■ **PROVIDED INFORMATION**
○ ○ ○ ○
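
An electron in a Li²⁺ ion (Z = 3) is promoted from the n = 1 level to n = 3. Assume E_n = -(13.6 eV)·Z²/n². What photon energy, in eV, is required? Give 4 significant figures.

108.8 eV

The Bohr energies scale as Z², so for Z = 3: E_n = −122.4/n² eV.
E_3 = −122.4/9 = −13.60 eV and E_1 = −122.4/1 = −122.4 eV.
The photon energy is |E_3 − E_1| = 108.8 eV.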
○ ○ ○ ○
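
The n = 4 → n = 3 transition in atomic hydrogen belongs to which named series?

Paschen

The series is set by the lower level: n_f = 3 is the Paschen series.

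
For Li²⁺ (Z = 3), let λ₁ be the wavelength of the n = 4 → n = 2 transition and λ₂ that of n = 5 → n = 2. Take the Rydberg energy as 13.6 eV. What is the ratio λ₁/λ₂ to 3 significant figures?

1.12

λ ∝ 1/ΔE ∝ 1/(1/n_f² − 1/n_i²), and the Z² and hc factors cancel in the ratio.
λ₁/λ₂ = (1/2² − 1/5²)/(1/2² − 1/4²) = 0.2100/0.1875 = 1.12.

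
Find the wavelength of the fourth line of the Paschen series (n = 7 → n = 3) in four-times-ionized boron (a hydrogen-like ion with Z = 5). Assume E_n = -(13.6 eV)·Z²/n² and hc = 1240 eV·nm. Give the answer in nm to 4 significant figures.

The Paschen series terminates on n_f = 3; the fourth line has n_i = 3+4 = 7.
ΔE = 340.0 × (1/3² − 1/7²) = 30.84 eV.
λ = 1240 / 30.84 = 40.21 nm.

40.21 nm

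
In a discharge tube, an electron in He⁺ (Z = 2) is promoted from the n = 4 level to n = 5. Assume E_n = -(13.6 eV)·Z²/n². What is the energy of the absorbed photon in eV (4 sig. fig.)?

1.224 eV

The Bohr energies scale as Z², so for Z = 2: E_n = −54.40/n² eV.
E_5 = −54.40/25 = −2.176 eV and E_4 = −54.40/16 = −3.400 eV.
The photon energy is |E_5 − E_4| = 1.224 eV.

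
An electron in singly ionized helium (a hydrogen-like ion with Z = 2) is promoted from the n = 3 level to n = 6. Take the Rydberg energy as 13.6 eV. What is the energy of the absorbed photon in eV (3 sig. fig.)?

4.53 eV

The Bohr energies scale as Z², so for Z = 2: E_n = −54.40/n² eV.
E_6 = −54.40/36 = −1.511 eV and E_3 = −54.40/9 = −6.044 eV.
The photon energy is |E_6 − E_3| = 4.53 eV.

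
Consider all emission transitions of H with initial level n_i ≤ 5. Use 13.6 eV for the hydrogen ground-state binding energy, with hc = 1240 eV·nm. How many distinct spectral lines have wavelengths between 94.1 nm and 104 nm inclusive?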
○ ○ ○ ○
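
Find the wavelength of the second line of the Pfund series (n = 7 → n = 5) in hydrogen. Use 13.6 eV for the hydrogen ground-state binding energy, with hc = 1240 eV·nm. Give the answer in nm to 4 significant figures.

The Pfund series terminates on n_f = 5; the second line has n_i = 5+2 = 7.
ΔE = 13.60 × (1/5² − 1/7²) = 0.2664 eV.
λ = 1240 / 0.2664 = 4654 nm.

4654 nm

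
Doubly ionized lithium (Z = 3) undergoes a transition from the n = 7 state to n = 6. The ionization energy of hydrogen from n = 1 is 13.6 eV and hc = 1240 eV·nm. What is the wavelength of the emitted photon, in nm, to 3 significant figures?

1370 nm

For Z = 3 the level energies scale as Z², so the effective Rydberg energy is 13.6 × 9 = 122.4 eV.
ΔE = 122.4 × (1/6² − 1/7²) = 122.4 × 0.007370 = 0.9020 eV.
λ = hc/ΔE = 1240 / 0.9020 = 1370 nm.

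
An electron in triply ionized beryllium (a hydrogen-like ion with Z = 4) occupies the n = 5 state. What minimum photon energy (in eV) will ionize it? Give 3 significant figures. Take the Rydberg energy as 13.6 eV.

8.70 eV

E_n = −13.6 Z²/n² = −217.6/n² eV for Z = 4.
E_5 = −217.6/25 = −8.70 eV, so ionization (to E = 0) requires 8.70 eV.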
○ ○ ○ ○
Extract exactly and only the lines above from the line containing "Find the wavelength of the fourth" through the line containing "Consider all emission", both end lines included.

■ **TASK ANSWER**
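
Find the wavelength of the fourth line of the Paschen series (n = 7 → n = 3) in four-times-ionized boron (a hydrogen-like ion with Z = 5). Assume E_n = -(13.6 eV)·Z²/n² and hc = 1240 eV·nm. Give the answer in nm to 4 significant figures.

The Paschen series terminates on n_f = 3; the fourth line has n_i = 3+4 = 7.
ΔE = 340.0 × (1/3² − 1/7²) = 30.84 eV.
λ = 1240 / 30.84 = 40.21 nm.

40.21 nm

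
In a discharge tube, an electron in He⁺ (Z = 2) is promoted from the n = 4 level to n = 5. Assume E_n = -(13.6 eV)·Z²/n². What is the energy of the absorbed photon in eV (4 sig. fig.)?

1.224 eV

The Bohr energies scale as Z², so for Z = 2: E_n = −54.40/n² eV.
E_5 = −54.40/25 = −2.176 eV and E_4 = −54.40/16 = −3.400 eV.
The photon energy is |E_5 − E_4| = 1.224 eV.

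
An electron in singly ionized helium (a hydrogen-like ion with Z = 2) is promoted from the n = 3 level to n = 6. Take the Rydberg energy as 13.6 eV. What is the energy of the absorbed photon in eV (3 sig. fig.)?

4.53 eV

The Bohr energies scale as Z², so for Z = 2: E_n = −54.40/n² eV.
E_6 = −54.40/36 = −1.511 eV and E_3 = −54.40/9 = −6.044 eV.
The photon energy is |E_6 − E_3| = 4.53 eV.

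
Consider all emission transitions of H with initial level n_i ≤ 5. Use 13.6 eV for the hydrogen ground-state binding energy, with hc = 1240 eV·nm. How many distinct spectral lines have wavelengths between 94.1 nm and 104 nm inclusive?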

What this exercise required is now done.